Without leaving out a single line, restate the entries below exactly.

▸ **Exercise material**
━━━━━━━━━━━━━━━━━━━━

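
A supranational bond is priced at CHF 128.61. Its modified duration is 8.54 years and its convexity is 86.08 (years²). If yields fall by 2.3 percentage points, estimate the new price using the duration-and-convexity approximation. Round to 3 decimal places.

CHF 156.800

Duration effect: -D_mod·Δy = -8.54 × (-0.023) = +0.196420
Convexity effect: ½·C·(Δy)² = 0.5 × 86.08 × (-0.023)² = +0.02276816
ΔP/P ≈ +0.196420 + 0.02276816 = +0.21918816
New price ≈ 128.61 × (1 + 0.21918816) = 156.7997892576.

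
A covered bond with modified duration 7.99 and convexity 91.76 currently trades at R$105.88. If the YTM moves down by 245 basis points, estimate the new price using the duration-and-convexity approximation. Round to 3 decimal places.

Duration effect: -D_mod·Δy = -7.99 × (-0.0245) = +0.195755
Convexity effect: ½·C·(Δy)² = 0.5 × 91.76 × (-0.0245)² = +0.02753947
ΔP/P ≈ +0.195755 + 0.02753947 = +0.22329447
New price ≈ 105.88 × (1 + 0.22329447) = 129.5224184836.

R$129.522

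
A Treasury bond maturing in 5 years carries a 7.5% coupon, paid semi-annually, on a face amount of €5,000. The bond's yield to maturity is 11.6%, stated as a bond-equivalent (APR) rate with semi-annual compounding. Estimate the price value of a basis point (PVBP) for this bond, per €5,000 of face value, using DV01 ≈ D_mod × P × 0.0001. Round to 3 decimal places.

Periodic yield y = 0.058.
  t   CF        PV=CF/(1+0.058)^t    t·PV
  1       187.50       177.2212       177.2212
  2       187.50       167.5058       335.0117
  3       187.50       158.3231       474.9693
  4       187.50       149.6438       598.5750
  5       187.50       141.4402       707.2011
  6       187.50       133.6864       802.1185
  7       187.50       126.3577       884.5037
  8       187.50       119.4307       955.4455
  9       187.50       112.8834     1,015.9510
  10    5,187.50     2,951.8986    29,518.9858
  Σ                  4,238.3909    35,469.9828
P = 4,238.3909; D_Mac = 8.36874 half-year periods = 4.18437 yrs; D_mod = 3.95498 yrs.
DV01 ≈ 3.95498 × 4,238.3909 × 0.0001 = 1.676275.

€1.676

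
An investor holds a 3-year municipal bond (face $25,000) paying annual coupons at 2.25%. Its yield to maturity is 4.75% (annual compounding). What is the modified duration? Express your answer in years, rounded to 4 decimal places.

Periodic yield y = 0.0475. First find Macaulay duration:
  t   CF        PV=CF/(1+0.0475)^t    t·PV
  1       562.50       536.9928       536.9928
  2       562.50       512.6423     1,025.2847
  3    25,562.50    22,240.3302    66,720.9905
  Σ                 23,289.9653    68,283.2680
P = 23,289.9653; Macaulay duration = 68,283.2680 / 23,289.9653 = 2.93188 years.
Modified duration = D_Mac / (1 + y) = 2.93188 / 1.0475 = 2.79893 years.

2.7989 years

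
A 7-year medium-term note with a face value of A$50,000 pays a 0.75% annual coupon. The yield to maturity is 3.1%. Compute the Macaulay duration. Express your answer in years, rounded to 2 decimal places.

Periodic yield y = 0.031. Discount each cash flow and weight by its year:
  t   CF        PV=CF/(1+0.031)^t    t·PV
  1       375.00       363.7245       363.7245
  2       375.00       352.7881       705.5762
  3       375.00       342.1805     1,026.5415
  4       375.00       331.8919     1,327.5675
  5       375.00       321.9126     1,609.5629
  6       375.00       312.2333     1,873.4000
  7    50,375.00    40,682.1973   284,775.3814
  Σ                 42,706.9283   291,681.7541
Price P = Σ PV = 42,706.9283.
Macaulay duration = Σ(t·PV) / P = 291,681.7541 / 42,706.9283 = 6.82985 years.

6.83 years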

━━━━━━━━━━━━━━━━━━━━

▸ **Result for this exercise**
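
A supranational bond is priced at CHF 128.61. Its modified duration is 8.54 years and its convexity is 86.08 (years²). If yields fall by 2.3 percentage points, estimate the new price using the duration-and-convexity approximation. Round to 3 decimal places.

CHF 156.800

Duration effect: -D_mod·Δy = -8.54 × (-0.023) = +0.196420
Convexity effect: ½·C·(Δy)² = 0.5 × 86.08 × (-0.023)² = +0.02276816
ΔP/P ≈ +0.196420 + 0.02276816 = +0.21918816
New price ≈ 128.61 × (1 + 0.21918816) = 156.7997892576.

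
A covered bond with modified duration 7.99 and convexity 91.76 currently trades at R$105.88. If the YTM moves down by 245 basis points, estimate the new price using the duration-and-convexity approximation. Round to 3 decimal places.

Duration effect: -D_mod·Δy = -7.99 × (-0.0245) = +0.195755
Convexity effect: ½·C·(Δy)² = 0.5 × 91.76 × (-0.0245)² = +0.02753947
ΔP/P ≈ +0.195755 + 0.02753947 = +0.22329447
New price ≈ 105.88 × (1 + 0.22329447) = 129.5224184836.

R$129.522

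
A Treasury bond maturing in 5 years carries a 7.5% coupon, paid semi-annually, on a face amount of €5,000. The bond's yield to maturity is 11.6%, stated as a bond-equivalent (APR) rate with semi-annual compounding. Estimate the price value of a basis point (PVBP) for this bond, per €5,000 of face value, using DV01 ≈ D_mod × P × 0.0001. Round to 3 decimal places.

Periodic yield y = 0.058.
  t   CF        PV=CF/(1+0.058)^t    t·PV
  1       187.50       177.2212       177.2212
  2       187.50       167.5058       335.0117
  3       187.50       158.3231       474.9693
  4       187.50       149.6438       598.5750
  5       187.50       141.4402       707.2011
  6       187.50       133.6864       802.1185
  7       187.50       126.3577       884.5037
  8       187.50       119.4307       955.4455
  9       187.50       112.8834     1,015.9510
  10    5,187.50     2,951.8986    29,518.9858
  Σ                  4,238.3909    35,469.9828
P = 4,238.3909; D_Mac = 8.36874 half-year periods = 4.18437 yrs; D_mod = 3.95498 yrs.
DV01 ≈ 3.95498 × 4,238.3909 × 0.0001 = 1.676275.

€1.676

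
An investor holds a 3-year municipal bond (face $25,000) paying annual coupons at 2.25%. Its yield to maturity is 4.75% (annual compounding). What is the modified duration? Express your answer in years, rounded to 4 decimal places.

Periodic yield y = 0.0475. First find Macaulay duration:
  t   CF        PV=CF/(1+0.0475)^t    t·PV
  1       562.50       536.9928       536.9928
  2       562.50       512.6423     1,025.2847
  3    25,562.50    22,240.3302    66,720.9905
  Σ                 23,289.9653    68,283.2680
P = 23,289.9653; Macaulay duration = 68,283.2680 / 23,289.9653 = 2.93188 years.
Modified duration = D_Mac / (1 + y) = 2.93188 / 1.0475 = 2.79893 years.

2.7989 years

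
A 7-year medium-term note with a face value of A$50,000 pays a 0.75% annual coupon. The yield to maturity is 3.1%. Compute the Macaulay duration. Express your answer in years, rounded to 2 decimal places.

Periodic yield y = 0.031. Discount each cash flow and weight by its year:
  t   CF        PV=CF/(1+0.031)^t    t·PV
  1       375.00       363.7245       363.7245
  2       375.00       352.7881       705.5762
  3       375.00       342.1805     1,026.5415
  4       375.00       331.8919     1,327.5675
  5       375.00       321.9126     1,609.5629
  6       375.00       312.2333     1,873.4000
  7    50,375.00    40,682.1973   284,775.3814
  Σ                 42,706.9283   291,681.7541
Price P = Σ PV = 42,706.9283.
Macaulay duration = Σ(t·PV) / P = 291,681.7541 / 42,706.9283 = 6.82985 years.

6.83 years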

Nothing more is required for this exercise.